Output the material exactly, keeping every line intact.
═══ GIVEN RECORDS ═══
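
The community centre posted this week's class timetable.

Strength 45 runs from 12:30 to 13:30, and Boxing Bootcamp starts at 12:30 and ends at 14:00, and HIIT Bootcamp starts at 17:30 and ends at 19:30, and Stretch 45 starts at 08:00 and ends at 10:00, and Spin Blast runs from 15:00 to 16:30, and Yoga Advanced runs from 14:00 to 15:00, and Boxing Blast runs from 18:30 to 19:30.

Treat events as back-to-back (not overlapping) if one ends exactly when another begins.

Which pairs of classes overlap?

Check each pair: they overlap iff neither finishes before the other starts.
Sorted by start: Stretch 45, Strength 45, Boxing Bootcamp, Yoga Advanced, Spin Blast, HIIT Bootcamp, Boxing Blast.
Strength 45 starts after Stretch 45 ends, so nothing later overlaps Stretch 45 either.
Boxing Bootcamp starts before Strength 45 ends → Strength 45 and Boxing Bootcamp overlap.
Yoga Advanced starts after Strength 45 ends, so nothing later overlaps Strength 45 either.
Yoga Advanced starts exactly when Boxing Bootcamp ends (back-to-back, no overlap), so nothing later overlaps Boxing Bootcamp either.
Spin Blast starts exactly when Yoga Advanced ends (back-to-back, no overlap), so nothing later overlaps Yoga Advanced either.
HIIT Bootcamp starts after Spin Blast ends, so nothing later overlaps Spin Blast either.
Boxing Blast starts before HIIT Bootcamp ends → HIIT Bootcamp and Boxing Blast overlap.

Boxing Blast & HIIT Bootcamp, Boxing Bootcamp & Strength 45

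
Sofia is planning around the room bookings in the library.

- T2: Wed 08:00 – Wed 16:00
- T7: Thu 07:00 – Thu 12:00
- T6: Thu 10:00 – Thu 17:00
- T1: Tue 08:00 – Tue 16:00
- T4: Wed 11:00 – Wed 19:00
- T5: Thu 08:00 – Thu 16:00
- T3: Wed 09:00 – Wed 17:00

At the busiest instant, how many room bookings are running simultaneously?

Walk through starts and ends in time order (an end at T is processed before a start at T):
Tue 08:00 start T1 → 1
Tue 16:00 end T1 → 0
Wed 08:00 start T2 → 1
Wed 09:00 start T3 → 2
Wed 11:00 start T4 → 3
Wed 16:00 end T2 → 2
Wed 17:00 end T3 → 1
Wed 19:00 end T4 → 0
Thu 07:00 start T7 → 1
Thu 08:00 start T5 → 2
Thu 10:00 start T6 → 3
Thu 12:00 end T7 → 2
Thu 16:00 end T5 → 1
Thu 17:00 end T6 → 0
Peak is 3, at Wed 11:00 (T2, T3, T4).

3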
═══
__WORKED SOLUTION__.
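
The community centre posted this week's class timetable.

Strength 45 runs from 12:30 to 13:30, and Boxing Bootcamp starts at 12:30 and ends at 14:00, and HIIT Bootcamp starts at 17:30 and ends at 19:30, and Stretch 45 starts at 08:00 and ends at 10:00, and Spin Blast runs from 15:00 to 16:30, and Yoga Advanced runs from 14:00 to 15:00, and Boxing Blast runs from 18:30 to 19:30.

Treat events as back-to-back (not overlapping) if one ends exactly when another begins.

Which pairs of classes overlap?

Check each pair: they overlap iff neither finishes before the other starts.
Sorted by start: Stretch 45, Strength 45, Boxing Bootcamp, Yoga Advanced, Spin Blast, HIIT Bootcamp, Boxing Blast.
Strength 45 starts after Stretch 45 ends, so nothing later overlaps Stretch 45 either.
Boxing Bootcamp starts before Strength 45 ends → Strength 45 and Boxing Bootcamp overlap.
Yoga Advanced starts after Strength 45 ends, so nothing later overlaps Strength 45 either.
Yoga Advanced starts exactly when Boxing Bootcamp ends (back-to-back, no overlap), so nothing later overlaps Boxing Bootcamp either.
Spin Blast starts exactly when Yoga Advanced ends (back-to-back, no overlap), so nothing later overlaps Yoga Advanced either.
HIIT Bootcamp starts after Spin Blast ends, so nothing later overlaps Spin Blast either.
Boxing Blast starts before HIIT Bootcamp ends → HIIT Bootcamp and Boxing Blast overlap.

Boxing Blast & HIIT Bootcamp, Boxing Bootcamp & Strength 45

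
Sofia is planning around the room bookings in the library.

- T2: Wed 08:00 – Wed 16:00
- T7: Thu 07:00 – Thu 12:00
- T6: Thu 10:00 – Thu 17:00
- T1: Tue 08:00 – Tue 16:00
- T4: Wed 11:00 – Wed 19:00
- T5: Thu 08:00 – Thu 16:00
- T3: Wed 09:00 – Wed 17:00

At the busiest instant, how many room bookings are running simultaneously?

Walk through starts and ends in time order (an end at T is processed before a start at T):
Tue 08:00 start T1 → 1
Tue 16:00 end T1 → 0
Wed 08:00 start T2 → 1
Wed 09:00 start T3 → 2
Wed 11:00 start T4 → 3
Wed 16:00 end T2 → 2
Wed 17:00 end T3 → 1
Wed 19:00 end T4 → 0
Thu 07:00 start T7 → 1
Thu 08:00 start T5 → 2
Thu 10:00 start T6 → 3
Thu 12:00 end T7 → 2
Thu 16:00 end T5 → 1
Thu 17:00 end T6 → 0
Peak is 3, at Wed 11:00 (T2, T3, T4).

3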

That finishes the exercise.